## Records provided
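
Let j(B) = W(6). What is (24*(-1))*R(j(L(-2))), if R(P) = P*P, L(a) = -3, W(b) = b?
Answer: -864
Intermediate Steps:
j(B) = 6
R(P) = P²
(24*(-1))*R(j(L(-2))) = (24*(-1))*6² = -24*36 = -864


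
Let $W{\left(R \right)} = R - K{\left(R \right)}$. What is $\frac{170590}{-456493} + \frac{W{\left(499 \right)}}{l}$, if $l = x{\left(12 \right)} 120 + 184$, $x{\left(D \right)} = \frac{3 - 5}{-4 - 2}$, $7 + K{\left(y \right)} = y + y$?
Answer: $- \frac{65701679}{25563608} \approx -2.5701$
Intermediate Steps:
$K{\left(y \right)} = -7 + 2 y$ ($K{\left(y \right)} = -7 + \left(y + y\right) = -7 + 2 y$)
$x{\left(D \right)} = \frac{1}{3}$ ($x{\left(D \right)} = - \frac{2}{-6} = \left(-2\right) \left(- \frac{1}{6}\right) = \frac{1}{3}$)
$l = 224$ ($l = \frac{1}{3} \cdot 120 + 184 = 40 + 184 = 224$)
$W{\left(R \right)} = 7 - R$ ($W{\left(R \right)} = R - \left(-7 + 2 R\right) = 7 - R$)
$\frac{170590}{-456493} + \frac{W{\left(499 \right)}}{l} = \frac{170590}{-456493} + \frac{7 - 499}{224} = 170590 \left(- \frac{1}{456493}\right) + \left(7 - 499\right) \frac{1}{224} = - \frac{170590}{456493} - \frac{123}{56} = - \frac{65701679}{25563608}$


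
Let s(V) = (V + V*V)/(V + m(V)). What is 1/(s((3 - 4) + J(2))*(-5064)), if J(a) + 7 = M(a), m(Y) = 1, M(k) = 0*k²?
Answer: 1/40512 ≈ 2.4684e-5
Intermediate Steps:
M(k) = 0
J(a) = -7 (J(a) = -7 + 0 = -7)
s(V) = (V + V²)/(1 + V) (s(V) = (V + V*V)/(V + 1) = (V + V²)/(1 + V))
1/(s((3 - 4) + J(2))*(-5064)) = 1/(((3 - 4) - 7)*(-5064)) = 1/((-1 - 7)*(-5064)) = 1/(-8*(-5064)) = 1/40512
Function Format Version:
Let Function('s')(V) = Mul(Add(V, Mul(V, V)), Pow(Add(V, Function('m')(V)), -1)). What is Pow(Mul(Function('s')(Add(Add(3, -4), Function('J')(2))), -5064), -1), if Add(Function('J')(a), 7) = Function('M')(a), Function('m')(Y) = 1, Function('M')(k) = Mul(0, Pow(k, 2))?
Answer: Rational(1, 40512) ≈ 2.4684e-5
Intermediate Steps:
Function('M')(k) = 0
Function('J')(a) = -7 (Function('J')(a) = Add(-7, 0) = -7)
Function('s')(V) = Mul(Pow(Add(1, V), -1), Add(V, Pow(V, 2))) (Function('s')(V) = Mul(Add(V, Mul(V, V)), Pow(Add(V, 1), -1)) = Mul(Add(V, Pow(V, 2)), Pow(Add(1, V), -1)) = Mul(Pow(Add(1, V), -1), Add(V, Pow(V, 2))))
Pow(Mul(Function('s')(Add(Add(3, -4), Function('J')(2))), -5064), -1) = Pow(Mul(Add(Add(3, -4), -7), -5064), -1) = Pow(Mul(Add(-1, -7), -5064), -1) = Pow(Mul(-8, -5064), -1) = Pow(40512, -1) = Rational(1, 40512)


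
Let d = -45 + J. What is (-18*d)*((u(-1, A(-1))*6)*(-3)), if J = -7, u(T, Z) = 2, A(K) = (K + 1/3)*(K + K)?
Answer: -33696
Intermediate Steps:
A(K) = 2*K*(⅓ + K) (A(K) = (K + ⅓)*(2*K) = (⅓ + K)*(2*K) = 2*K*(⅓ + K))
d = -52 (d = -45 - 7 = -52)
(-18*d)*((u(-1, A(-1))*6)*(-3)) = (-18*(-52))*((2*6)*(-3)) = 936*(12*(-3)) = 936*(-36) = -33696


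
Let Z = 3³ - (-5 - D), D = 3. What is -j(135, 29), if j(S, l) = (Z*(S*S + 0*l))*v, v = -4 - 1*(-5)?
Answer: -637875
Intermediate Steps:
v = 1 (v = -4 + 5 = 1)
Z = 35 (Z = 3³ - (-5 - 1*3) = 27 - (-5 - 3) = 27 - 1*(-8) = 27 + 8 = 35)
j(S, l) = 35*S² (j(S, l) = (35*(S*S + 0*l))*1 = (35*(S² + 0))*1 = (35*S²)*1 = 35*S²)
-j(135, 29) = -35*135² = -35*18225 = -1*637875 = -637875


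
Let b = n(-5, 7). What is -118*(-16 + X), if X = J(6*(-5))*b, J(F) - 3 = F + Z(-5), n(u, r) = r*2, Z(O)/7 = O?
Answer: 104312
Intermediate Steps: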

## Task requirements
Each line above is to be set down again verbatim.

## Task solution
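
Let j(B) = W(6). What is (24*(-1))*R(j(L(-2))), if R(P) = P*P, L(a) = -3, W(b) = b?
Answer: -864
Intermediate Steps:
j(B) = 6
R(P) = P²
(24*(-1))*R(j(L(-2))) = (24*(-1))*6² = -24*36 = -864


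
Let $W{\left(R \right)} = R - K{\left(R \right)}$. What is $\frac{170590}{-456493} + \frac{W{\left(499 \right)}}{l}$, if $l = x{\left(12 \right)} 120 + 184$, $x{\left(D \right)} = \frac{3 - 5}{-4 - 2}$, $7 + K{\left(y \right)} = y + y$?
Answer: $- \frac{65701679}{25563608} \approx -2.5701$
Intermediate Steps:
$K{\left(y \right)} = -7 + 2 y$ ($K{\left(y \right)} = -7 + \left(y + y\right) = -7 + 2 y$)
$x{\left(D \right)} = \frac{1}{3}$ ($x{\left(D \right)} = - \frac{2}{-6} = \left(-2\right) \left(- \frac{1}{6}\right) = \frac{1}{3}$)
$l = 224$ ($l = \frac{1}{3} \cdot 120 + 184 = 40 + 184 = 224$)
$W{\left(R \right)} = 7 - R$ ($W{\left(R \right)} = R - \left(-7 + 2 R\right) = 7 - R$)
$\frac{170590}{-456493} + \frac{W{\left(499 \right)}}{l} = \frac{170590}{-456493} + \frac{7 - 499}{224} = 170590 \left(- \frac{1}{456493}\right) + \left(7 - 499\right) \frac{1}{224} = - \frac{170590}{456493} - \frac{123}{56} = - \frac{65701679}{25563608}$


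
Let s(V) = (V + V*V)/(V + m(V)). What is 1/(s((3 - 4) + J(2))*(-5064)), if J(a) + 7 = M(a), m(Y) = 1, M(k) = 0*k²?
Answer: 1/40512 ≈ 2.4684e-5
Intermediate Steps:
M(k) = 0
J(a) = -7 (J(a) = -7 + 0 = -7)
s(V) = (V + V²)/(1 + V) (s(V) = (V + V*V)/(V + 1) = (V + V²)/(1 + V))
1/(s((3 - 4) + J(2))*(-5064)) = 1/(((3 - 4) - 7)*(-5064)) = 1/((-1 - 7)*(-5064)) = 1/(-8*(-5064)) = 1/40512
Function Format Version:
Let Function('s')(V) = Mul(Add(V, Mul(V, V)), Pow(Add(V, Function('m')(V)), -1)). What is Pow(Mul(Function('s')(Add(Add(3, -4), Function('J')(2))), -5064), -1), if Add(Function('J')(a), 7) = Function('M')(a), Function('m')(Y) = 1, Function('M')(k) = Mul(0, Pow(k, 2))?
Answer: Rational(1, 40512) ≈ 2.4684e-5
Intermediate Steps:
Function('M')(k) = 0
Function('J')(a) = -7 (Function('J')(a) = Add(-7, 0) = -7)
Function('s')(V) = Mul(Pow(Add(1, V), -1), Add(V, Pow(V, 2))) (Function('s')(V) = Mul(Add(V, Mul(V, V)), Pow(Add(V, 1), -1)) = Mul(Add(V, Pow(V, 2)), Pow(Add(1, V), -1)) = Mul(Pow(Add(1, V), -1), Add(V, Pow(V, 2))))
Pow(Mul(Function('s')(Add(Add(3, -4), Function('J')(2))), -5064), -1) = Pow(Mul(Add(Add(3, -4), -7), -5064), -1) = Pow(Mul(Add(-1, -7), -5064), -1) = Pow(Mul(-8, -5064), -1) = Pow(40512, -1) = Rational(1, 40512)


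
Let d = -45 + J. What is (-18*d)*((u(-1, A(-1))*6)*(-3)), if J = -7, u(T, Z) = 2, A(K) = (K + 1/3)*(K + K)?
Answer: -33696
Intermediate Steps:
A(K) = 2*K*(⅓ + K) (A(K) = (K + ⅓)*(2*K) = (⅓ + K)*(2*K) = 2*K*(⅓ + K))
d = -52 (d = -45 - 7 = -52)
(-18*d)*((u(-1, A(-1))*6)*(-3)) = (-18*(-52))*((2*6)*(-3)) = 936*(12*(-3)) = 936*(-36) = -33696


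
Let Z = 3³ - (-5 - D), D = 3. What is -j(135, 29), if j(S, l) = (Z*(S*S + 0*l))*v, v = -4 - 1*(-5)?
Answer: -637875
Intermediate Steps:
v = 1 (v = -4 + 5 = 1)
Z = 35 (Z = 3³ - (-5 - 1*3) = 27 - (-5 - 3) = 27 - 1*(-8) = 27 + 8 = 35)
j(S, l) = 35*S² (j(S, l) = (35*(S*S + 0*l))*1 = (35*(S² + 0))*1 = (35*S²)*1 = 35*S²)
-j(135, 29) = -35*135² = -35*18225 = -1*637875 = -637875


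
Let b = n(-5, 7). What is -118*(-16 + X), if X = J(6*(-5))*b, J(F) - 3 = F + Z(-5), n(u, r) = r*2, Z(O)/7 = O?
Answer: 104312
Intermediate Steps: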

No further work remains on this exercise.